==== EXCERPTED RECORDS

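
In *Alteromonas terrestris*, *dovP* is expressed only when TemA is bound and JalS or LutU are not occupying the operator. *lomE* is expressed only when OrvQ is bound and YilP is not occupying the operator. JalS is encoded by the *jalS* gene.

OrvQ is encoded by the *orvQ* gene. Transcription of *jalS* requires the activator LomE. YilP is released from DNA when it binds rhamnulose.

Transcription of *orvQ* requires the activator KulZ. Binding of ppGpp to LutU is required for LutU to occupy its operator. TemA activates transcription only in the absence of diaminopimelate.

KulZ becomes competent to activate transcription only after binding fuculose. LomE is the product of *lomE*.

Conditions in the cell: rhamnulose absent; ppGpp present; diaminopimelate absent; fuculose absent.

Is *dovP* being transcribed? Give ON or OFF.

OFF

Diaminopimelate is absent, so TemA is active.
Fuculose is absent, so KulZ is inactive.
Required activator KulZ is absent, so *orvQ* is not transcribed.
So OrvQ is not produced.
Rhamnulose is absent, so YilP is active.
With repressor YilP bound, *lomE* is not transcribed.
So LomE is not produced.
Required activator LomE is absent, so *jalS* is not transcribed.
So JalS is not produced.
ppGpp is present, so LutU is active.
With repressor LutU bound, *dovP* is not transcribed.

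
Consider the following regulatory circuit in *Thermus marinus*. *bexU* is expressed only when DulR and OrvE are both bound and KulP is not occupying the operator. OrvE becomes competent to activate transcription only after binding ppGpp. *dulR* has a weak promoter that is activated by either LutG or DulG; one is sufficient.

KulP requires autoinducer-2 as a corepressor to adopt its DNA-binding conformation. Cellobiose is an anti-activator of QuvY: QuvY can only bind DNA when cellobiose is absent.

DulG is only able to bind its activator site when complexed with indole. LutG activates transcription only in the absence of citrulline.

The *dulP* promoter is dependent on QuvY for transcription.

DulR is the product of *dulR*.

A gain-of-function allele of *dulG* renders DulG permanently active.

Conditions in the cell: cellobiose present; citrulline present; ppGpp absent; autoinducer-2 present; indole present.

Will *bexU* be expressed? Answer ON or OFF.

OFF

Autoinducer-2 is present, so KulP is active.
Citrulline is present, so LutG is inactive.
DulG is constitutively active in this strain.
Activator DulG is present, so *dulR* is transcribed.
So DulR is produced and active.
ppGpp is absent, so OrvE is inactive.
With repressor KulP bound, *bexU* is not transcribed.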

========

* WORK INSTRUCTION *
Every line from the one containing "A gain-of-function allele" through the last line of the entries should be output exactly; nothing else belongs in the reply.

* ANSWER TO THIS PROBLEM *
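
A gain-of-function allele of *dulG* renders DulG permanently active.

Conditions in the cell: cellobiose present; citrulline present; ppGpp absent; autoinducer-2 present; indole present.

Will *bexU* be expressed? Answer ON or OFF.

OFF

Autoinducer-2 is present, so KulP is active.
Citrulline is present, so LutG is inactive.
DulG is constitutively active in this strain.
Activator DulG is present, so *dulR* is transcribed.
So DulR is produced and active.
ppGpp is absent, so OrvE is inactive.
With repressor KulP bound, *bexU* is not transcribed.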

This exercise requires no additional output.